### Task objective:
If a line in the entries contains the string "each", include that line in your answer.
[[ Record extracts open ]]
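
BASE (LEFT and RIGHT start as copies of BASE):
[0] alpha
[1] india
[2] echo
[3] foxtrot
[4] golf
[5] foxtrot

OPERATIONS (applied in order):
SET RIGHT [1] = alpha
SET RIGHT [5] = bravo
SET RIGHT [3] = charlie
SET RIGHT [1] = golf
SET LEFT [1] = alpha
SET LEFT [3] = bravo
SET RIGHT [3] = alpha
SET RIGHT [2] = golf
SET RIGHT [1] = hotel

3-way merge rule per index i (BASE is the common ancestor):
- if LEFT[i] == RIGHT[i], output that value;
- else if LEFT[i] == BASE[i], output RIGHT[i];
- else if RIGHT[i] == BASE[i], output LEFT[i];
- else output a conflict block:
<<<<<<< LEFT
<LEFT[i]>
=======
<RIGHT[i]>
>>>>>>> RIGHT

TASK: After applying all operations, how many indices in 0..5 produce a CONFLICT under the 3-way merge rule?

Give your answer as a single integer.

Final LEFT:  [alpha, alpha, echo, bravo, golf, foxtrot]
Final RIGHT: [alpha, hotel, golf, alpha, golf, bravo]
i=0: L=alpha R=alpha -> agree -> alpha
i=1: BASE=india L=alpha R=hotel all differ -> CONFLICT
i=2: L=echo=BASE, R=golf -> take RIGHT -> golf
i=3: BASE=foxtrot L=bravo R=alpha all differ -> CONFLICT
i=4: L=golf R=golf -> agree -> golf
i=5: L=foxtrot=BASE, R=bravo -> take RIGHT -> bravo
Conflict count: 2

Answer: 2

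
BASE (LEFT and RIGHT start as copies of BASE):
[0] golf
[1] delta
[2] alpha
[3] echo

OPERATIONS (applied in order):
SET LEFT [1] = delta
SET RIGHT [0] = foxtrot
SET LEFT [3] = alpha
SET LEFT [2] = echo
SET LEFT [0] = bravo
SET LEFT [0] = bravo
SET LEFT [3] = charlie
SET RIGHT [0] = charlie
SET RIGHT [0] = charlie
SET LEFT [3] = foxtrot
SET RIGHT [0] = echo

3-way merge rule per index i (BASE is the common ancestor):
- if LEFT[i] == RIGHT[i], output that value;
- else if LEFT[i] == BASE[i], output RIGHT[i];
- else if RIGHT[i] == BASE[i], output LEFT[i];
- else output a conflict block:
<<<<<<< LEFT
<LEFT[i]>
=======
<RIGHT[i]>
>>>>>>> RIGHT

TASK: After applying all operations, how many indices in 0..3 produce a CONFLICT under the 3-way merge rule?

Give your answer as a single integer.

Answer: 1

Derivation:
Final LEFT:  [bravo, delta, echo, foxtrot]
Final RIGHT: [echo, delta, alpha, echo]
i=0: BASE=golf L=bravo R=echo all differ -> CONFLICT
i=1: L=delta R=delta -> agree -> delta
i=2: L=echo, R=alpha=BASE -> take LEFT -> echo
i=3: L=foxtrot, R=echo=BASE -> take LEFT -> foxtrot
Conflict count: 1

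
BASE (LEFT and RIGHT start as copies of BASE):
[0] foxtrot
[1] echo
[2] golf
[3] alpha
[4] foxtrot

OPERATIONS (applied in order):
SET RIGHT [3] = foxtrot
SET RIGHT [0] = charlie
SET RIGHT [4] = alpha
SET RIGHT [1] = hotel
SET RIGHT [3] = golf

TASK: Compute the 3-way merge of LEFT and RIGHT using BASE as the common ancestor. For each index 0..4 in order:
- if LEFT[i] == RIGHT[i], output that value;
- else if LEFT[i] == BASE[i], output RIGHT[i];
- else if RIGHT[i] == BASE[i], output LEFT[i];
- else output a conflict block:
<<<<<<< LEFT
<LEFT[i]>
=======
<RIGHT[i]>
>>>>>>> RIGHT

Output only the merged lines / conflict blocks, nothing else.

Final LEFT:  [foxtrot, echo, golf, alpha, foxtrot]
Final RIGHT: [charlie, hotel, golf, golf, alpha]
i=0: L=foxtrot=BASE, R=charlie -> take RIGHT -> charlie
i=1: L=echo=BASE, R=hotel -> take RIGHT -> hotel
i=2: L=golf R=golf -> agree -> golf
i=3: L=alpha=BASE, R=golf -> take RIGHT -> golf
i=4: L=foxtrot=BASE, R=alpha -> take RIGHT -> alpha

Answer: charlie
hotel
golf
golf
alpha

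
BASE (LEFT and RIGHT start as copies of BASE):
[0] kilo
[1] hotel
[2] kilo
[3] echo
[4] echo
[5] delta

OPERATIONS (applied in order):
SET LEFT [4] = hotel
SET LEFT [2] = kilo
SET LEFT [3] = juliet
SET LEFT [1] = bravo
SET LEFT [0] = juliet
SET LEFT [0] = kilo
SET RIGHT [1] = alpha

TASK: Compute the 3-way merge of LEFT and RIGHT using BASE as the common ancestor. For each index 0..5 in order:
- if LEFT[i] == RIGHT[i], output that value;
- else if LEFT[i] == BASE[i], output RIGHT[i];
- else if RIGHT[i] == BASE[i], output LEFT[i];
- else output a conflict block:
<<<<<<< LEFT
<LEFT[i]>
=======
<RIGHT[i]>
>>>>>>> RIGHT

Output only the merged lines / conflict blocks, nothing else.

Final LEFT:  [kilo, bravo, kilo, juliet, hotel, delta]
Final RIGHT: [kilo, alpha, kilo, echo, echo, delta]
i=0: L=kilo R=kilo -> agree -> kilo
i=1: BASE=hotel L=bravo R=alpha all differ -> CONFLICT
i=2: L=kilo R=kilo -> agree -> kilo
i=3: L=juliet, R=echo=BASE -> take LEFT -> juliet
i=4: L=hotel, R=echo=BASE -> take LEFT -> hotel
i=5: L=delta R=delta -> agree -> delta

Answer: kilo
<<<<<<< LEFT
bravo
=======
alpha
>>>>>>> RIGHT
kilo
juliet
hotel
delta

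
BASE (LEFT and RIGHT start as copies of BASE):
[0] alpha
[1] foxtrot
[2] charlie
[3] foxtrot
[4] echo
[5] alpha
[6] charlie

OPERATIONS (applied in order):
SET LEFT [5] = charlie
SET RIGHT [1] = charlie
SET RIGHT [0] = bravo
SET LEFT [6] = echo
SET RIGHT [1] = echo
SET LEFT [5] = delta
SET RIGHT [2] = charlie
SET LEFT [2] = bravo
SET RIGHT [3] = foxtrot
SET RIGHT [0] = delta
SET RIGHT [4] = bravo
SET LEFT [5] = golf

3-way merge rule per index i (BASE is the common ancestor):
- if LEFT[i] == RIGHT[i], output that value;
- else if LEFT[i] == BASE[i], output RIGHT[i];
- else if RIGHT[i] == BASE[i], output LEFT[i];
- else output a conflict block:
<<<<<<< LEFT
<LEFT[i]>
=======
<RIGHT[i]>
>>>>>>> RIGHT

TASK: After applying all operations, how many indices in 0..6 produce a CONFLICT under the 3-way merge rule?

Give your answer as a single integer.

Final LEFT:  [alpha, foxtrot, bravo, foxtrot, echo, golf, echo]
Final RIGHT: [delta, echo, charlie, foxtrot, bravo, alpha, charlie]
i=0: L=alpha=BASE, R=delta -> take RIGHT -> delta
i=1: L=foxtrot=BASE, R=echo -> take RIGHT -> echo
i=2: L=bravo, R=charlie=BASE -> take LEFT -> bravo
i=3: L=foxtrot R=foxtrot -> agree -> foxtrot
i=4: L=echo=BASE, R=bravo -> take RIGHT -> bravo
i=5: L=golf, R=alpha=BASE -> take LEFT -> golf
i=6: L=echo, R=charlie=BASE -> take LEFT -> echo
Conflict count: 0

Answer: 0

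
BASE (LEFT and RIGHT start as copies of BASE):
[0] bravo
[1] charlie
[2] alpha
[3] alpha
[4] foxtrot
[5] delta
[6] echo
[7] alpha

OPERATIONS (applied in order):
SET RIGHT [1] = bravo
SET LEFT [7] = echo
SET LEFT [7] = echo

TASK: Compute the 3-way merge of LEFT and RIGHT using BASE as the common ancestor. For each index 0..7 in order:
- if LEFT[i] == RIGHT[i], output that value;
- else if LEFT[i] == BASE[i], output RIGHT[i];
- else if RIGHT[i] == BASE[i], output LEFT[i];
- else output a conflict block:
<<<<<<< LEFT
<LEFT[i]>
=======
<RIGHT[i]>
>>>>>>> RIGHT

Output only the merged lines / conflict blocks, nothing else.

Final LEFT:  [bravo, charlie, alpha, alpha, foxtrot, delta, echo, echo]
Final RIGHT: [bravo, bravo, alpha, alpha, foxtrot, delta, echo, alpha]
i=0: L=bravo R=bravo -> agree -> bravo
i=1: L=charlie=BASE, R=bravo -> take RIGHT -> bravo
i=2: L=alpha R=alpha -> agree -> alpha
i=3: L=alpha R=alpha -> agree -> alpha
i=4: L=foxtrot R=foxtrot -> agree -> foxtrot
i=5: L=delta R=delta -> agree -> delta
i=6: L=echo R=echo -> agree -> echo
i=7: L=echo, R=alpha=BASE -> take LEFT -> echo

Answer: bravo
bravo
alpha
alpha
foxtrot
delta
echo
echo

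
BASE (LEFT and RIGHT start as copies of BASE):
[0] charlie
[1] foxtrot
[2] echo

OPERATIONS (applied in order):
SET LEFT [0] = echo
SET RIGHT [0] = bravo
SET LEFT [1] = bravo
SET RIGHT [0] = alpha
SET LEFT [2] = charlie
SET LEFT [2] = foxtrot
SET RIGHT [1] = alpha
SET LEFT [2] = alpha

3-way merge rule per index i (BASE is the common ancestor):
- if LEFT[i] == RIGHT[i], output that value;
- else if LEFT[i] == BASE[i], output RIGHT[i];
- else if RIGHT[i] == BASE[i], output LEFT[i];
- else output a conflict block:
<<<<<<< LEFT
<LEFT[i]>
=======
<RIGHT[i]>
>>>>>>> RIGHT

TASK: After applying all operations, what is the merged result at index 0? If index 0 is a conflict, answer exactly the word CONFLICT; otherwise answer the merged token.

Final LEFT:  [echo, bravo, alpha]
Final RIGHT: [alpha, alpha, echo]
i=0: BASE=charlie L=echo R=alpha all differ -> CONFLICT
i=1: BASE=foxtrot L=bravo R=alpha all differ -> CONFLICT
i=2: L=alpha, R=echo=BASE -> take LEFT -> alpha
Index 0 -> CONFLICT

Answer: CONFLICT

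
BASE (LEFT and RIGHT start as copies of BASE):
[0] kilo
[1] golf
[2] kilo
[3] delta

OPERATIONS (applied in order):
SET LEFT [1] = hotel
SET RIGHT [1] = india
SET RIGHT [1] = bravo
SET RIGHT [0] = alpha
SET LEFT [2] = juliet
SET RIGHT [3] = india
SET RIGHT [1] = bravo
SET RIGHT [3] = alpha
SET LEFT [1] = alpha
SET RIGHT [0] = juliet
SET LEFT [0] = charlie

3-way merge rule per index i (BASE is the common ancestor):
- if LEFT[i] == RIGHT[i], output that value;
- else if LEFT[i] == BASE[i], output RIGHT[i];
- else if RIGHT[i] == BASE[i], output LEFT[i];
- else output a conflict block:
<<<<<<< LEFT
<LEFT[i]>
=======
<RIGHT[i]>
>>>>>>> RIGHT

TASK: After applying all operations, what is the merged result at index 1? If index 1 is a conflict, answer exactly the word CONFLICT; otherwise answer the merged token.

Final LEFT:  [charlie, alpha, juliet, delta]
Final RIGHT: [juliet, bravo, kilo, alpha]
i=0: BASE=kilo L=charlie R=juliet all differ -> CONFLICT
i=1: BASE=golf L=alpha R=bravo all differ -> CONFLICT
i=2: L=juliet, R=kilo=BASE -> take LEFT -> juliet
i=3: L=delta=BASE, R=alpha -> take RIGHT -> alpha
Index 1 -> CONFLICT

Answer: CONFLICT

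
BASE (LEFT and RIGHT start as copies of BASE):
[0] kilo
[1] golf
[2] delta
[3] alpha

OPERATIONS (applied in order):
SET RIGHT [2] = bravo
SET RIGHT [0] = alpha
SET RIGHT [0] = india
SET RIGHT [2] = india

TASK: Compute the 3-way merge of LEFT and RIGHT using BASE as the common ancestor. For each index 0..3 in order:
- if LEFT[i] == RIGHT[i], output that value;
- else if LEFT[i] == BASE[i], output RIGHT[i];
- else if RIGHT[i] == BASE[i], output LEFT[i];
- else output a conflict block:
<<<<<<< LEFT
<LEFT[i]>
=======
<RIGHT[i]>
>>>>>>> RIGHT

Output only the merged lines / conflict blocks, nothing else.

Final LEFT:  [kilo, golf, delta, alpha]
Final RIGHT: [india, golf, india, alpha]
i=0: L=kilo=BASE, R=india -> take RIGHT -> india
i=1: L=golf R=golf -> agree -> golf
i=2: L=delta=BASE, R=india -> take RIGHT -> india
i=3: L=alpha R=alpha -> agree -> alpha

Answer: india
golf
india
alpha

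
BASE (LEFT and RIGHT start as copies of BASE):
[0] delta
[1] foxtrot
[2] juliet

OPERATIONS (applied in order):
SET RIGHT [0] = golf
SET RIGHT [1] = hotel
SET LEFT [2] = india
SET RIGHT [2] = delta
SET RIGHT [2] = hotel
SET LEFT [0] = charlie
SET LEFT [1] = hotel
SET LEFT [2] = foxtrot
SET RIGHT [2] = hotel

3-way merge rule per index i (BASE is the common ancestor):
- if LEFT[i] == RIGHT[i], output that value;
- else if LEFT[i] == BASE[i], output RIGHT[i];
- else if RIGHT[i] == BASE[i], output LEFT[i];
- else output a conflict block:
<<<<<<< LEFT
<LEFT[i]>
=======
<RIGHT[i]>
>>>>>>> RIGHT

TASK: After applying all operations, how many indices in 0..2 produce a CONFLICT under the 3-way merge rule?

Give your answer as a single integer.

Answer: 2

Derivation:
Final LEFT:  [charlie, hotel, foxtrot]
Final RIGHT: [golf, hotel, hotel]
i=0: BASE=delta L=charlie R=golf all differ -> CONFLICT
i=1: L=hotel R=hotel -> agree -> hotel
i=2: BASE=juliet L=foxtrot R=hotel all differ -> CONFLICT
Conflict count: 2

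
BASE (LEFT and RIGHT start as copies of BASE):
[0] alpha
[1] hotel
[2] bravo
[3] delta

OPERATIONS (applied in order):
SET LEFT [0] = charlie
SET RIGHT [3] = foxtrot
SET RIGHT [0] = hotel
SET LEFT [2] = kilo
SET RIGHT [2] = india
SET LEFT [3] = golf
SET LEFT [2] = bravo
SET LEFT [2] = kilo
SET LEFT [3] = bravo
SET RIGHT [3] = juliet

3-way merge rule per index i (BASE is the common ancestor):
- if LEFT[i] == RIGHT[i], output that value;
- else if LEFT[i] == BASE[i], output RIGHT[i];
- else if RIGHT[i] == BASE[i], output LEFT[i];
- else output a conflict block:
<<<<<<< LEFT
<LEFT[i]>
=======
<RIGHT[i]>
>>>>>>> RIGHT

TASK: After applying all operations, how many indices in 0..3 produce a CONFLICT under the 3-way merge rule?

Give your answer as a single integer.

Final LEFT:  [charlie, hotel, kilo, bravo]
Final RIGHT: [hotel, hotel, india, juliet]
i=0: BASE=alpha L=charlie R=hotel all differ -> CONFLICT
i=1: L=hotel R=hotel -> agree -> hotel
i=2: BASE=bravo L=kilo R=india all differ -> CONFLICT
i=3: BASE=delta L=bravo R=juliet all differ -> CONFLICT
Conflict count: 3

Answer: 3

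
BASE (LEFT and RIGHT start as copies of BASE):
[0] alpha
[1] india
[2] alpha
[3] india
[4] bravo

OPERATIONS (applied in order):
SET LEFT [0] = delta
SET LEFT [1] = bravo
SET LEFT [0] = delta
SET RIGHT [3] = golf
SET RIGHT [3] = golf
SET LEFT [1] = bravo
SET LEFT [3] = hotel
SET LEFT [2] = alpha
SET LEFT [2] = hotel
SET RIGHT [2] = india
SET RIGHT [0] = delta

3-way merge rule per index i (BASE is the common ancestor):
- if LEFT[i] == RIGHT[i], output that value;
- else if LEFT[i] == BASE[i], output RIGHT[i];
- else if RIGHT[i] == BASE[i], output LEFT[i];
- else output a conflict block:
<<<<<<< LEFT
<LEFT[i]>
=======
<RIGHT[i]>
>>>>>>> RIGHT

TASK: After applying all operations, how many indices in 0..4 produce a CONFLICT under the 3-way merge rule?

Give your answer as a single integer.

Final LEFT:  [delta, bravo, hotel, hotel, bravo]
Final RIGHT: [delta, india, india, golf, bravo]
i=0: L=delta R=delta -> agree -> delta
i=1: L=bravo, R=india=BASE -> take LEFT -> bravo
i=2: BASE=alpha L=hotel R=india all differ -> CONFLICT
i=3: BASE=india L=hotel R=golf all differ -> CONFLICT
i=4: L=bravo R=bravo -> agree -> bravo
Conflict count: 2

Answer: 2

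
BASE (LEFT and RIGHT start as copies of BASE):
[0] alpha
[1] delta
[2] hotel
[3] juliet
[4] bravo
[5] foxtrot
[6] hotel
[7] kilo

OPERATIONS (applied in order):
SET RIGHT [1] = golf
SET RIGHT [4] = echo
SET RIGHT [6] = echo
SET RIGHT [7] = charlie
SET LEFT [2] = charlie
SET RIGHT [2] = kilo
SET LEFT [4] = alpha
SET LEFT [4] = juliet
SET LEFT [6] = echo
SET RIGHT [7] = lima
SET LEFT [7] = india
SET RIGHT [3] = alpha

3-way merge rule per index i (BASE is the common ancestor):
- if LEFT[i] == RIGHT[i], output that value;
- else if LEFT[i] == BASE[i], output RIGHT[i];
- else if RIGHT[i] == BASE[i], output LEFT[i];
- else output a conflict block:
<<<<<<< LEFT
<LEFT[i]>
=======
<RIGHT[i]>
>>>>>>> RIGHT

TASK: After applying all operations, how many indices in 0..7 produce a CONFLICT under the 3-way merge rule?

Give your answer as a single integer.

Final LEFT:  [alpha, delta, charlie, juliet, juliet, foxtrot, echo, india]
Final RIGHT: [alpha, golf, kilo, alpha, echo, foxtrot, echo, lima]
i=0: L=alpha R=alpha -> agree -> alpha
i=1: L=delta=BASE, R=golf -> take RIGHT -> golf
i=2: BASE=hotel L=charlie R=kilo all differ -> CONFLICT
i=3: L=juliet=BASE, R=alpha -> take RIGHT -> alpha
i=4: BASE=bravo L=juliet R=echo all differ -> CONFLICT
i=5: L=foxtrot R=foxtrot -> agree -> foxtrot
i=6: L=echo R=echo -> agree -> echo
i=7: BASE=kilo L=india R=lima all differ -> CONFLICT
Conflict count: 3

Answer: 3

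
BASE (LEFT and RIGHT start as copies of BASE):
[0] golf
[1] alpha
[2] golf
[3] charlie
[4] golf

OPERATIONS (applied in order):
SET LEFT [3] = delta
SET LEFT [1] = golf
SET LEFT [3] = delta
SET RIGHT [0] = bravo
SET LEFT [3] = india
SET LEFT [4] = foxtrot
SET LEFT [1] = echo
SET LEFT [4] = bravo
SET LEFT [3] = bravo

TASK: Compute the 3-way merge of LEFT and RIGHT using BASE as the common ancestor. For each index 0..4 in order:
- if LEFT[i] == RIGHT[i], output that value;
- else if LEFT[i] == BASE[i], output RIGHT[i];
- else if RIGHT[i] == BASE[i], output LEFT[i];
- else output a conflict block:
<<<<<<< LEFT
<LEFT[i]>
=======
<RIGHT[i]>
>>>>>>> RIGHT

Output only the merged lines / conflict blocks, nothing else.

Answer: bravo
echo
golf
bravo
bravo

Derivation:
Final LEFT:  [golf, echo, golf, bravo, bravo]
Final RIGHT: [bravo, alpha, golf, charlie, golf]
i=0: L=golf=BASE, R=bravo -> take RIGHT -> bravo
i=1: L=echo, R=alpha=BASE -> take LEFT -> echo
i=2: L=golf R=golf -> agree -> golf
i=3: L=bravo, R=charlie=BASE -> take LEFT -> bravo
i=4: L=bravo, R=golf=BASE -> take LEFT -> bravo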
[[ Record extracts closed ]]
### Your solution:
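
TASK: Compute the 3-way merge of LEFT and RIGHT using BASE as the common ancestor. For each index 0..4 in order:
TASK: Compute the 3-way merge of LEFT and RIGHT using BASE as the common ancestor. For each index 0..5 in order:
TASK: Compute the 3-way merge of LEFT and RIGHT using BASE as the common ancestor. For each index 0..7 in order:
TASK: Compute the 3-way merge of LEFT and RIGHT using BASE as the common ancestor. For each index 0..3 in order:
TASK: Compute the 3-way merge of LEFT and RIGHT using BASE as the common ancestor. For each index 0..4 in order: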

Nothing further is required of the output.